**Collected data entries**
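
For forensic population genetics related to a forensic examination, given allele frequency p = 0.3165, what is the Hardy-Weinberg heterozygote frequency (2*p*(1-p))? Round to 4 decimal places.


Hardy-Weinberg heterozygote frequency:
q = 1 - p = 1 - 0.3165 = 0.6835
2pq = 2 * 0.3165 * 0.6835 = 0.4327

0.4327


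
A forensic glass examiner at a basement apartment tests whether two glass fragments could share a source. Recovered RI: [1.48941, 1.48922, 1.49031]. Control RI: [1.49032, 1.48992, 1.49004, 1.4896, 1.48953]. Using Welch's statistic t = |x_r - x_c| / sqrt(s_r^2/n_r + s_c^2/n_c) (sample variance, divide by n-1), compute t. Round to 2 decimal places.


Welch's t-criterion for glass RI comparison:
Recovered mean = sum / n_r = 4.46894 / 3 = 1.4896467
Control mean = sum / n_c = 7.44941 / 5 = 1.489882
Recovered sample variance s_r^2 = 3.39033e-07
Control sample variance s_c^2 = 1.0542e-07
Welch SE (unpooled) = sqrt(s_r^2/n_r + s_c^2/n_c) = sqrt(1.13011e-07 + 2.1084e-08) = sqrt(1.34095e-07) = 0.00036619
|mean_r - mean_c| = 0.000235333
t = 0.000235333 / 0.00036619 = 0.64

0.64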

**Problem to work on**
All the entries above must be repeated exactly as they were given.

**Solution for this exercise**
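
For forensic population genetics related to a forensic examination, given allele frequency p = 0.3165, what is the Hardy-Weinberg heterozygote frequency (2*p*(1-p))? Round to 4 decimal places.


Hardy-Weinberg heterozygote frequency:
q = 1 - p = 1 - 0.3165 = 0.6835
2pq = 2 * 0.3165 * 0.6835 = 0.4327

0.4327


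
A forensic glass examiner at a basement apartment tests whether two glass fragments could share a source. Recovered RI: [1.48941, 1.48922, 1.49031]. Control RI: [1.49032, 1.48992, 1.49004, 1.4896, 1.48953]. Using Welch's statistic t = |x_r - x_c| / sqrt(s_r^2/n_r + s_c^2/n_c) (sample variance, divide by n-1), compute t. Round to 2 decimal places.


Welch's t-criterion for glass RI comparison:
Recovered mean = sum / n_r = 4.46894 / 3 = 1.4896467
Control mean = sum / n_c = 7.44941 / 5 = 1.489882
Recovered sample variance s_r^2 = 3.39033e-07
Control sample variance s_c^2 = 1.0542e-07
Welch SE (unpooled) = sqrt(s_r^2/n_r + s_c^2/n_c) = sqrt(1.13011e-07 + 2.1084e-08) = sqrt(1.34095e-07) = 0.00036619
|mean_r - mean_c| = 0.000235333
t = 0.000235333 / 0.00036619 = 0.64

0.64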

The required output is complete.